Items from a dataset ->
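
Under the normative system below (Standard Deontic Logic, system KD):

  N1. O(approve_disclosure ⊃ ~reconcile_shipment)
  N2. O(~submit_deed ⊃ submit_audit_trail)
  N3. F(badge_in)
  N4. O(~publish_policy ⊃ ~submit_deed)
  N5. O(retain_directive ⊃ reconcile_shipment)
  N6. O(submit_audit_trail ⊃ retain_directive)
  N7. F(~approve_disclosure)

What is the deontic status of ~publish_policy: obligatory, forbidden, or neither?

Forbidden

F(~approve_disclosure) at premise 7 means O(approve_disclosure).
Premise 1 is O(approve_disclosure ⊃ ~reconcile_shipment); since O(approve_disclosure), deontic closure gives O(~reconcile_shipment).
Premise 5, O(retain_directive ⊃ reconcile_shipment), contraposes to O(~reconcile_shipment ⊃ ~retain_directive); with O(~reconcile_shipment) we get O(~retain_directive).
Premise 6 is O(submit_audit_trail ⊃ retain_directive); contrapositively O(~retain_directive ⊃ ~submit_audit_trail). Since O(~retain_directive) holds, K gives O(~submit_audit_trail).
Premise 2, O(~submit_deed ⊃ submit_audit_trail), contraposes to O(~submit_audit_trail ⊃ submit_deed); with O(~submit_audit_trail) we get O(submit_deed).
Premise 4 is O(~publish_policy ⊃ ~submit_deed); contrapositively O(submit_deed ⊃ publish_policy). Since O(submit_deed) holds, K gives O(publish_policy).
Premise 3 does not contribute to this derivation.
Thus O(publish_policy), which is F(~publish_policy): ~publish_policy is forbidden.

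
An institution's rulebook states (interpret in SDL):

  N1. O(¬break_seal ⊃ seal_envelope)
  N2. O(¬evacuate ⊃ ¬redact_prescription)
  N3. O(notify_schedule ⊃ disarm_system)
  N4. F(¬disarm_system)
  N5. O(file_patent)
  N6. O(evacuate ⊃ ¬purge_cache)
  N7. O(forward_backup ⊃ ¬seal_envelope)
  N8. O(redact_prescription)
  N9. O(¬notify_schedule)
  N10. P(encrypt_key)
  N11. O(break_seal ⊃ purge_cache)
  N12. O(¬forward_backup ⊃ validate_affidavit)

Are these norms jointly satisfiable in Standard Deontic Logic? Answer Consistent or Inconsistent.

Premise 3 is O(notify_schedule ⊃ disarm_system); even if O(disarm_system) held, inferring O(notify_schedule) would be affirming the consequent — invalid.
So O(notify_schedule) is not derivable, and the apparent clash with O(¬notify_schedule) does not arise.
A world satisfying every obligation exists (e.g. break_seal=false, disarm_system=true, encrypt_key=false, evacuate=true, file_patent=true, forward_backup=false, notify_schedule=false, purge_cache=false, redact_prescription=true, seal_envelope=true, validate_affidavit=true); no atom is both obligatory and forbidden, so the set is consistent.

Consistent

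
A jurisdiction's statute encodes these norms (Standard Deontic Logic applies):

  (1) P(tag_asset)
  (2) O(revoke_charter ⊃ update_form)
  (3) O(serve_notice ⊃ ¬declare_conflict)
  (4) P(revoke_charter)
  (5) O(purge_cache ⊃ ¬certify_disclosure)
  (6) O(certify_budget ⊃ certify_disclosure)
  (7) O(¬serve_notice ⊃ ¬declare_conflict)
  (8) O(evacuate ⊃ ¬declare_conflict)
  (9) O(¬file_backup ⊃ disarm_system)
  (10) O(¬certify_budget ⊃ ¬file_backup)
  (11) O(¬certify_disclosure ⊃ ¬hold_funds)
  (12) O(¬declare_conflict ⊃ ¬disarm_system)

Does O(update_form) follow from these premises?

Premise 2 is O(revoke_charter ⊃ update_form), but O(revoke_charter) is not derivable from the premises (the permission P(revoke_charter) asserts only ¬O(¬revoke_charter), not O(revoke_charter)), so it does not yield O(update_form).
No other premise forces O(update_form). An ideal world satisfying every premise can still have update_form false, so O(update_form) is not derivable.

No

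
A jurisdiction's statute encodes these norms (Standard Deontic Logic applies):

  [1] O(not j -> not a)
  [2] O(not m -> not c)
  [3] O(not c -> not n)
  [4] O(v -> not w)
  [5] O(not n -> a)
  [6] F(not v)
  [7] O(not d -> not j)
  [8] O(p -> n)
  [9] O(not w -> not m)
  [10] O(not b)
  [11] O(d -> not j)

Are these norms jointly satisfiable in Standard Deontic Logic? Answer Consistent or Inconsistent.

Inconsistent

By case analysis on not d: premise 7 gives O(not d -> not j) and premise 11 gives O(d -> not j), so O(not j) either way.
Premise 1 is O(not j -> not a); since O(not j), deontic closure gives O(not a).
Premise 5, O(not n -> a), contraposes to O(not a -> n); with O(not a) we get O(n).
Premise 3, O(not c -> not n), contraposes to O(n -> c); with O(n) we get O(c).
Premise 2 is O(not m -> not c); contrapositively O(c -> m). Since O(c) holds, K gives O(m).
The contrapositive of premise 9 (O(not w -> not m)) is O(m -> w), and O(m) is already established, so O(w).
Premise 4, O(v -> not w), contraposes to O(w -> not v); with O(w) we get O(not v).
Yet premise 6 is F(not v), i.e. O(v).
We now have both O(not v) and O(v) — v is simultaneously obligatory and forbidden, violating the D-axiom.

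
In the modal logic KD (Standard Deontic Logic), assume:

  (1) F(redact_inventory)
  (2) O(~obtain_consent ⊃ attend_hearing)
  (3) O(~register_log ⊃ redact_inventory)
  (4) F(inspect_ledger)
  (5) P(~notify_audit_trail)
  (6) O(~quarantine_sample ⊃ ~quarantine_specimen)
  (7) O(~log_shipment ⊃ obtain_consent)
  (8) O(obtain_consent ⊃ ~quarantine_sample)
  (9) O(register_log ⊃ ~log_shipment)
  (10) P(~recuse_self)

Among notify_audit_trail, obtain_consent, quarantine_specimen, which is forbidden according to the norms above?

quarantine_specimen

Premise 1, F(redact_inventory), is equivalent to O(~redact_inventory).
The contrapositive of premise 3 (O(~register_log ⊃ redact_inventory)) is O(~redact_inventory ⊃ register_log), and O(~redact_inventory) is already established, so O(register_log).
Applying K to premise 9 (O(register_log ⊃ ~log_shipment)) and O(register_log) yields O(~log_shipment).
With premise 7, O(~log_shipment ⊃ obtain_consent), the K-axiom yields O(obtain_consent).
Premise 8 is O(obtain_consent ⊃ ~quarantine_sample); since O(obtain_consent), deontic closure gives O(~quarantine_sample).
With premise 6, O(~quarantine_sample ⊃ ~quarantine_specimen), the K-axiom yields O(~quarantine_specimen).
So O(~quarantine_specimen) holds, i.e. quarantine_specimen is forbidden. None of the other listed options is forbidden under the premises.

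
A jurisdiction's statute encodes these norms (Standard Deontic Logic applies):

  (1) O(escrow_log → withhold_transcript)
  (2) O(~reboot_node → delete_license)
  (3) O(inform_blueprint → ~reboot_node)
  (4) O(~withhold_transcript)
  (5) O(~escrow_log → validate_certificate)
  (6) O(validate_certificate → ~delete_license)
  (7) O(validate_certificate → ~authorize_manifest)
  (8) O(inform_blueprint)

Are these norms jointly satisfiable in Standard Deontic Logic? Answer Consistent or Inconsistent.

Inconsistent

Premise 8 states O(inform_blueprint) outright.
Premise 3 is O(inform_blueprint → ~reboot_node); since O(inform_blueprint), deontic closure gives O(~reboot_node).
Premise 2 is O(~reboot_node → delete_license); since O(~reboot_node), deontic closure gives O(delete_license).
The contrapositive of premise 6 (O(validate_certificate → ~delete_license)) is O(delete_license → ~validate_certificate), and O(delete_license) is already established, so O(~validate_certificate).
Premise 5 is O(~escrow_log → validate_certificate); contrapositively O(~validate_certificate → escrow_log). Since O(~validate_certificate) holds, K gives O(escrow_log).
Premise 1 is O(escrow_log → withhold_transcript); since O(escrow_log), deontic closure gives O(withhold_transcript).
Yet premise 4 states O(~withhold_transcript).
We now have both O(withhold_transcript) and O(~withhold_transcript) — withhold_transcript is simultaneously obligatory and forbidden, violating the D-axiom.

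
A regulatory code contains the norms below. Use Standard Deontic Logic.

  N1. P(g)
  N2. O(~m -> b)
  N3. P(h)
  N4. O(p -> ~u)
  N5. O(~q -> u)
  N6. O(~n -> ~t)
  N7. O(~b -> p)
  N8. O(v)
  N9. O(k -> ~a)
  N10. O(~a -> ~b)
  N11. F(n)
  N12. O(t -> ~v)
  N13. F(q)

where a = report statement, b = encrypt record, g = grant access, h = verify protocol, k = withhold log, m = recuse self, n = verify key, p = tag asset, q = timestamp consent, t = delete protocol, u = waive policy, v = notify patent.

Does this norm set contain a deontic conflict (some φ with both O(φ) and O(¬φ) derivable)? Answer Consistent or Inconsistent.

Premise 12 is O(t -> ~v), but O(t) is not derivable from the premises, so it does not yield O(~v).
So O(~v) is not derivable, and the apparent clash with O(v) does not arise.
A world satisfying every obligation exists (e.g. a=true, b=true, g=false, h=false, k=false, m=false, n=false, p=false, q=false, t=false, u=true, v=true); no atom is both obligatory and forbidden, so the set is consistent.

Consistent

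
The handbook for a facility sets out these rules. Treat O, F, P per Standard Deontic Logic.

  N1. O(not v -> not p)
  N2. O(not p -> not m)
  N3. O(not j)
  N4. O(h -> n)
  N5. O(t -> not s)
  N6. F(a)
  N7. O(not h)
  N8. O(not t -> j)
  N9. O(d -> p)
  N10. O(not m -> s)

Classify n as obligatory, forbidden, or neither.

Premise 4 is O(h -> n), but O(h) is not derivable from the premises, so it does not yield O(n).
No premise or chain of K-axiom applications forces O(n), and none forces O(not n). So n is neither obligatory nor forbidden under these norms.

Neither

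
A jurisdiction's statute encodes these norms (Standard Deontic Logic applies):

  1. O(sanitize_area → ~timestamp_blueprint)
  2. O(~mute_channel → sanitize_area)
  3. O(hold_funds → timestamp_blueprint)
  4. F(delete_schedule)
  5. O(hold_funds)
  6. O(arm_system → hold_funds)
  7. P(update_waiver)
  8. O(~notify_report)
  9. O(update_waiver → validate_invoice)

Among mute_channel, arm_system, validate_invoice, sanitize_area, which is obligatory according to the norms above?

Premise 5 states O(hold_funds) outright.
Applying K to premise 3 (O(hold_funds → timestamp_blueprint)) and O(hold_funds) yields O(timestamp_blueprint).
Premise 1, O(sanitize_area → ~timestamp_blueprint), contraposes to O(timestamp_blueprint → ~sanitize_area); with O(timestamp_blueprint) we get O(~sanitize_area).
Premise 2, O(~mute_channel → sanitize_area), contraposes to O(~sanitize_area → mute_channel); with O(~sanitize_area) we get O(mute_channel).
So O(mute_channel) holds — mute_channel is obligatory. None of the other listed options is made obligatory by any chain of premises.

mute_channel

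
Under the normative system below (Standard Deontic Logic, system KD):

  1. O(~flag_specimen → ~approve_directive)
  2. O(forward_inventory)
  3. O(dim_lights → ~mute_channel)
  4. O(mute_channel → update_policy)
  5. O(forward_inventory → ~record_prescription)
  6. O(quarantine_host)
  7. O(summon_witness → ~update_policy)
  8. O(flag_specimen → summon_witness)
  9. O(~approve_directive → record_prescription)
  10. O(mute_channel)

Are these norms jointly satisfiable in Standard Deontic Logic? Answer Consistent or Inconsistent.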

Exercise aim ->
All lines above from the line with "[1] O(not j -> not a)" through the line with "[11] O(d -> not j)", both included, are to be set down exactly, with nothing else.

Solution to this exercise ->
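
  [1] O(not j -> not a)
  [2] O(not m -> not c)
  [3] O(not c -> not n)
  [4] O(v -> not w)
  [5] O(not n -> a)
  [6] F(not v)
  [7] O(not d -> not j)
  [8] O(p -> n)
  [9] O(not w -> not m)
  [10] O(not b)
  [11] O(d -> not j)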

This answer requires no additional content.